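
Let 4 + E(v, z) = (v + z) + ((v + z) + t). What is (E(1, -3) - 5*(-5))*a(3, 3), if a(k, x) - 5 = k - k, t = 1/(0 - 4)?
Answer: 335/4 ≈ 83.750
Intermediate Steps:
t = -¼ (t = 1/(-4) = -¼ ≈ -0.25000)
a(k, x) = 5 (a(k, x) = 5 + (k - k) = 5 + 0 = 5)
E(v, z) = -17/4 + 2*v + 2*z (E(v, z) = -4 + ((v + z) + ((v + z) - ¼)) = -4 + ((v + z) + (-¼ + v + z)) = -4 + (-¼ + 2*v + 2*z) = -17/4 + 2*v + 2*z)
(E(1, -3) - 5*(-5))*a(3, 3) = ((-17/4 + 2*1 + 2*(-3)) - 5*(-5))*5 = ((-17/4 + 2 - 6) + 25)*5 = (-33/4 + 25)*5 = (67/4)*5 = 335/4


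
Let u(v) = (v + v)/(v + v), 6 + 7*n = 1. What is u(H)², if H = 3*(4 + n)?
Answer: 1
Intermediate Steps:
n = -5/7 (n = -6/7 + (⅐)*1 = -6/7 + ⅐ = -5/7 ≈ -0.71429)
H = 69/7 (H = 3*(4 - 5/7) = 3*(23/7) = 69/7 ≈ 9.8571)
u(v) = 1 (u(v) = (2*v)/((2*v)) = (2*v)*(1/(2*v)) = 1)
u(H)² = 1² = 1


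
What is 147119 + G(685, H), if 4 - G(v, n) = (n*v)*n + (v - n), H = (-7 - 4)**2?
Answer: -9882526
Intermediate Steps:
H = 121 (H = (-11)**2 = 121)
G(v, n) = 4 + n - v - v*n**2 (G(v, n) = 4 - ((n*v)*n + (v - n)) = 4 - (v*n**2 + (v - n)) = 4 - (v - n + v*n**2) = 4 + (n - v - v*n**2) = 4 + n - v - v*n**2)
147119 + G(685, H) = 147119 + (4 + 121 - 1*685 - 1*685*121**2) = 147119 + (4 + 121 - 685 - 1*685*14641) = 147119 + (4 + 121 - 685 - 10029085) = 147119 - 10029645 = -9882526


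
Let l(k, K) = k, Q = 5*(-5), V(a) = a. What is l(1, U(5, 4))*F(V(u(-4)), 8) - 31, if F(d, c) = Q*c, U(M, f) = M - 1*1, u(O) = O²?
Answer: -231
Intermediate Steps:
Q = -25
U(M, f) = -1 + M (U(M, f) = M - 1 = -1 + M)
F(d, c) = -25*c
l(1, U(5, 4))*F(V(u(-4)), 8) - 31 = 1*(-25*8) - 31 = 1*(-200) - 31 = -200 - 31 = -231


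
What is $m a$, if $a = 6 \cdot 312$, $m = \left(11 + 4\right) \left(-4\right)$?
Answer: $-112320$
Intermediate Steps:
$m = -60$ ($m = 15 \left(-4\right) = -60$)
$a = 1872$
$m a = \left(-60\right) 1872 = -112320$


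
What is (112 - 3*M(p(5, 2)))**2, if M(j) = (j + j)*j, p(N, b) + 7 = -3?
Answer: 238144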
━━━━━━━━
Task details: Print out all the entries above exactly.

Response to the task:
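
Let 4 + E(v, z) = (v + z) + ((v + z) + t). What is (E(1, -3) - 5*(-5))*a(3, 3), if a(k, x) - 5 = k - k, t = 1/(0 - 4)?
Answer: 335/4 ≈ 83.750
Intermediate Steps:
t = -¼ (t = 1/(-4) = -¼ ≈ -0.25000)
a(k, x) = 5 (a(k, x) = 5 + (k - k) = 5 + 0 = 5)
E(v, z) = -17/4 + 2*v + 2*z (E(v, z) = -4 + ((v + z) + ((v + z) - ¼)) = -4 + ((v + z) + (-¼ + v + z)) = -4 + (-¼ + 2*v + 2*z) = -17/4 + 2*v + 2*z)
(E(1, -3) - 5*(-5))*a(3, 3) = ((-17/4 + 2*1 + 2*(-3)) - 5*(-5))*5 = ((-17/4 + 2 - 6) + 25)*5 = (-33/4 + 25)*5 = (67/4)*5 = 335/4


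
Let u(v) = (v + v)/(v + v), 6 + 7*n = 1. What is u(H)², if H = 3*(4 + n)?
Answer: 1
Intermediate Steps:
n = -5/7 (n = -6/7 + (⅐)*1 = -6/7 + ⅐ = -5/7 ≈ -0.71429)
H = 69/7 (H = 3*(4 - 5/7) = 3*(23/7) = 69/7 ≈ 9.8571)
u(v) = 1 (u(v) = (2*v)/((2*v)) = (2*v)*(1/(2*v)) = 1)
u(H)² = 1² = 1


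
What is 147119 + G(685, H), if 4 - G(v, n) = (n*v)*n + (v - n), H = (-7 - 4)**2?
Answer: -9882526
Intermediate Steps:
H = 121 (H = (-11)**2 = 121)
G(v, n) = 4 + n - v - v*n**2 (G(v, n) = 4 - ((n*v)*n + (v - n)) = 4 - (v*n**2 + (v - n)) = 4 - (v - n + v*n**2) = 4 + (n - v - v*n**2) = 4 + n - v - v*n**2)
147119 + G(685, H) = 147119 + (4 + 121 - 1*685 - 1*685*121**2) = 147119 + (4 + 121 - 685 - 1*685*14641) = 147119 + (4 + 121 - 685 - 10029085) = 147119 - 10029645 = -9882526


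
Let l(k, K) = k, Q = 5*(-5), V(a) = a. What is l(1, U(5, 4))*F(V(u(-4)), 8) - 31, if F(d, c) = Q*c, U(M, f) = M - 1*1, u(O) = O²?
Answer: -231
Intermediate Steps:
Q = -25
U(M, f) = -1 + M (U(M, f) = M - 1 = -1 + M)
F(d, c) = -25*c
l(1, U(5, 4))*F(V(u(-4)), 8) - 31 = 1*(-25*8) - 31 = 1*(-200) - 31 = -200 - 31 = -231


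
What is $m a$, if $a = 6 \cdot 312$, $m = \left(11 + 4\right) \left(-4\right)$?
Answer: $-112320$
Intermediate Steps:
$m = -60$ ($m = 15 \left(-4\right) = -60$)
$a = 1872$
$m a = \left(-60\right) 1872 = -112320$


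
What is (112 - 3*M(p(5, 2)))**2, if M(j) = (j + j)*j, p(N, b) + 7 = -3?
Answer: 238144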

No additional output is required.